### Data extracted from a collection

*****

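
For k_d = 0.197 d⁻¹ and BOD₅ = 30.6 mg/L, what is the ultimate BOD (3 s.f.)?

BOD₅ = L₀(1 − e^(−5k_d)) ⇒ L₀ = BOD₅ / (1 − e^(−5×0.197))
= 30.6 / (1 − 0.3734) = 30.6 / 0.6266 = 48.84 mg/L.

L₀ ≈ 48.8 mg/L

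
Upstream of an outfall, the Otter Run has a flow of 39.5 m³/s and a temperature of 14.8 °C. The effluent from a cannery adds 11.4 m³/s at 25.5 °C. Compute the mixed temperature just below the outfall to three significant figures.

17.2 °C

Flow-weighted mixing: C = (Q_r C_r + Q_w C_w)/(Q_r + Q_w)
= (39.5×14.8 + 11.4×25.5)/(39.5 + 11.4) = 875.3/50.90 = 17.20 °C.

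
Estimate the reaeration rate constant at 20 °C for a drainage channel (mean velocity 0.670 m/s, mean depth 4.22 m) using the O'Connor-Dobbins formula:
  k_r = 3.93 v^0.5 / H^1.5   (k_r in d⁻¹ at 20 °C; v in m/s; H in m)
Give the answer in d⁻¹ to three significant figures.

k_r = 3.93 × 0.670^0.5 / 4.22^1.5 = 3.93 × 0.8185 / 8.669 = 0.3711 d⁻¹.

k_r ≈ 0.371 d⁻¹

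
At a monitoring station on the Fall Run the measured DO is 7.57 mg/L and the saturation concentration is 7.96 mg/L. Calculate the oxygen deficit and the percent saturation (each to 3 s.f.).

D ≈ 0.390 mg/L; 95.1 % saturation

D = C_s − C = 7.96 − 7.57 = 0.390 mg/L.
% saturation = 7.57/7.96 × 100 = 95.1 %.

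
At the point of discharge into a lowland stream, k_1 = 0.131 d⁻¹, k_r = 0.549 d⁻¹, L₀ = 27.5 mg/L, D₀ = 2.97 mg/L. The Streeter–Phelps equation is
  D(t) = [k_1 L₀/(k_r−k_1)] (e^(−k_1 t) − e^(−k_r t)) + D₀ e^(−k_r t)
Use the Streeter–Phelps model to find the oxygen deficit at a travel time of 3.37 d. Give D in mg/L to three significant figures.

k_1 L₀/(k_r−k_1) = 0.131×27.5/(0.549−0.131) = 3.603/0.4180 = 8.618 mg/L.
e^(−k_1 t) = e^(−0.131×3.370) = 0.6431; e^(−k_r t) = e^(−0.549×3.370) = 0.1572.
D = 8.618 × (0.6431 − 0.1572) + 2.97 × 0.1572 = 4.187 + 0.4669 = 4.654 mg/L.

D ≈ 4.65 mg/L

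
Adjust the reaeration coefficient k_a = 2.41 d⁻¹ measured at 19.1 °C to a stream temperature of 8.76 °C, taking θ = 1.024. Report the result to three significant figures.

k_a(T₂) = k_a(T₁) · θ^(T₂−T₁) = 2.41 × 1.024^(8.76−19.1)
= 2.41 × 1.024^-10.3 = 2.41 × 0.7825 = 1.886 d⁻¹.

k_a ≈ 1.89 d⁻¹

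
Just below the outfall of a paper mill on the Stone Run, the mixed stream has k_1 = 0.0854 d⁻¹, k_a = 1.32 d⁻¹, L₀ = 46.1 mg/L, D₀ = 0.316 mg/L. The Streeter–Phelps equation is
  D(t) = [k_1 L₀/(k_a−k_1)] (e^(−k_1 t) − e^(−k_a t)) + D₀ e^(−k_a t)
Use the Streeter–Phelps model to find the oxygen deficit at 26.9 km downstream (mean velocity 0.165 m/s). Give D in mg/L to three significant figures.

Travel time t = x/v = 26.9 km / (0.165 m/s) = 26900 m / 0.165 m/s = 163000 s = 1.887 d.
k_1 L₀/(k_a−k_1) = 0.0854×46.1/(1.32−0.0854) = 3.937/1.235 = 3.189 mg/L.
e^(−k_1 t) = e^(−0.0854×1.887) = 0.8512; e^(−k_a t) = e^(−1.32×1.887) = 0.08285.
D = 3.189 × (0.8512 − 0.08285) + 0.316 × 0.08285 = 2.450 + 0.02618 = 2.476 mg/L.

D ≈ 2.48 mg/L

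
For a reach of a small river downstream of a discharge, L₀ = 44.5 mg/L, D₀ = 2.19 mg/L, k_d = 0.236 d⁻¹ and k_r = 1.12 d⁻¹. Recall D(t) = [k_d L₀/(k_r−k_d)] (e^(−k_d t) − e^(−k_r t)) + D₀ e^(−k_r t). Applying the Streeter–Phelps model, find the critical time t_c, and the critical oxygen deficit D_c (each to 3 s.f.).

With k_r/k_d = 4.746 and 1 − D₀(k_r−k_d)/(k_d L₀) = 0.8157,
t_c = ln(4.746 × 0.8157) / (1.12 − 0.236) = ln(3.871) / 0.8840 = 1.353/0.8840 = 1.531 d.
L(t_c) = L₀ e^(−k_d t_c) = 44.5 × 0.6967 = 31.01 mg/L, and at the critical point k_r D_c = k_d L, so D_c = (0.236/1.12) × 31.01 = 6.533 mg/L.

t_c ≈ 1.53 d; D_c ≈ 6.53 mg/L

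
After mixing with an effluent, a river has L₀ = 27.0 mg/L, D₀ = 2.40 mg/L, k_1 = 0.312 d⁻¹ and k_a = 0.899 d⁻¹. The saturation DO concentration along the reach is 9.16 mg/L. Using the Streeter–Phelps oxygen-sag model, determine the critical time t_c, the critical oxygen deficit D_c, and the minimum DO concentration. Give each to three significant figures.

t_c ≈ 1.49 d; D_c ≈ 5.88 mg/L; min DO ≈ 3.28 mg/L

With k_a/k_1 = 2.881 and 1 − D₀(k_a−k_1)/(k_1 L₀) = 0.8328,
t_c = ln(2.881 × 0.8328) / (0.899 − 0.312) = ln(2.400) / 0.5870 = 0.8753/0.5870 = 1.491 d.
D_c = (k_1/k_a) L₀ e^(−k_1 t_c) = (0.312/0.899) × 27.0 × e^(−0.312×1.491) = 0.3471 × 27.0 × 0.6280 = 5.885 mg/L.
Minimum DO = C_s − D_c = 9.16 − 5.885 = 3.275 mg/L.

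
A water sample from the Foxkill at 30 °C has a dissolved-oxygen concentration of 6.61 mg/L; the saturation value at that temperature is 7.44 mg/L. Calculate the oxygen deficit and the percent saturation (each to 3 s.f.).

D = C_s − C = 7.44 − 6.61 = 0.830 mg/L.
% saturation = 6.61/7.44 × 100 = 88.8 %.

D ≈ 0.830 mg/L; 88.8 % saturation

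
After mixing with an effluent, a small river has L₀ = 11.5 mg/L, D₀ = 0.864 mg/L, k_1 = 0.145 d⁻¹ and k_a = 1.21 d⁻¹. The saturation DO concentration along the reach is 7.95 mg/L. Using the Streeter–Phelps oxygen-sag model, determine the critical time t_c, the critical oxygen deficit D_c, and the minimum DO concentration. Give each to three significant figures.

With k_a/k_1 = 8.345 and 1 − D₀(k_a−k_1)/(k_1 L₀) = 0.4482,
t_c = ln(8.345 × 0.4482) / (1.21 − 0.145) = ln(3.740) / 1.065 = 1.319/1.065 = 1.239 d.
L(t_c) = L₀ e^(−k_1 t_c) = 11.5 × 0.8356 = 9.610 mg/L, and at the critical point k_a D_c = k_1 L, so D_c = (0.145/1.21) × 9.610 = 1.152 mg/L.
Minimum DO = C_s − D_c = 7.95 − 1.152 = 6.798 mg/L.

t_c ≈ 1.24 d; D_c ≈ 1.15 mg/L; min DO ≈ 6.80 mg/L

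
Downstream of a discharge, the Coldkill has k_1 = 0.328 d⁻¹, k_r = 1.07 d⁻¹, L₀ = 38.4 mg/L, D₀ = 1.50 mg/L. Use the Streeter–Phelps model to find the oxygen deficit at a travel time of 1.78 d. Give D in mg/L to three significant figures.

D ≈ 7.16 mg/L

k_1 L₀/(k_r−k_1) = 0.328×38.4/(1.07−0.328) = 12.60/0.7420 = 16.97 mg/L.
e^(−k_1 t) = e^(−0.328×1.780) = 0.5578; e^(−k_r t) = e^(−1.07×1.780) = 0.1489.
D = 16.97 × (0.5578 − 0.1489) + 1.50 × 0.1489 = 6.940 + 0.2233 = 7.164 mg/L.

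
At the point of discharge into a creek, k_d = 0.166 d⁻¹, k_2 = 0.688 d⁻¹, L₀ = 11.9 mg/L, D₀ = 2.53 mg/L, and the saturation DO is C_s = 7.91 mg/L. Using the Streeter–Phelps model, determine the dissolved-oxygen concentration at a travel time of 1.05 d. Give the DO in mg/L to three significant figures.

k_d L₀/(k_2−k_d) = 0.166×11.9/(0.688−0.166) = 1.975/0.5220 = 3.784 mg/L.
e^(−k_d t) = e^(−0.166×1.050) = 0.8400; e^(−k_2 t) = e^(−0.688×1.050) = 0.4856.
D = 3.784 × (0.8400 − 0.4856) + 2.53 × 0.4856 = 1.341 + 1.229 = 2.570 mg/L.
DO = C_s − D = 7.91 − 2.570 = 5.340 mg/L.

DO ≈ 5.34 mg/L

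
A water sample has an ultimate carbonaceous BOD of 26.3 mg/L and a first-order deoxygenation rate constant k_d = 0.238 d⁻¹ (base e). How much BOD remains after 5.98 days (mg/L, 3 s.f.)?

L ≈ 6.34 mg/L

L_t = L₀ e^(−k_d t) = 26.3 × e^(−0.238×5.98) = 26.3 × 0.2409 = 6.337 mg/L.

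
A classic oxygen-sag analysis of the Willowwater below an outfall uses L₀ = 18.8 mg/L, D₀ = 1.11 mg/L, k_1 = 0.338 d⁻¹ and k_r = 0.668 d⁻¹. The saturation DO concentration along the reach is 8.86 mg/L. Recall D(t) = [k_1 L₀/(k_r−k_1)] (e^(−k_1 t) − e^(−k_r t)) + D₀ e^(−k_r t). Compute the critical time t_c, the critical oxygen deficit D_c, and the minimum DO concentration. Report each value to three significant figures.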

*****

### Problem details
Where does the string "equation" appear in the records? Copy every line that holds it.

### Written response
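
At the point of discharge into a lowland stream, k_1 = 0.131 d⁻¹, k_r = 0.549 d⁻¹, L₀ = 27.5 mg/L, D₀ = 2.97 mg/L. The Streeter–Phelps equation is
Just below the outfall of a paper mill on the Stone Run, the mixed stream has k_1 = 0.0854 d⁻¹, k_a = 1.32 d⁻¹, L₀ = 46.1 mg/L, D₀ = 0.316 mg/L. The Streeter–Phelps equation is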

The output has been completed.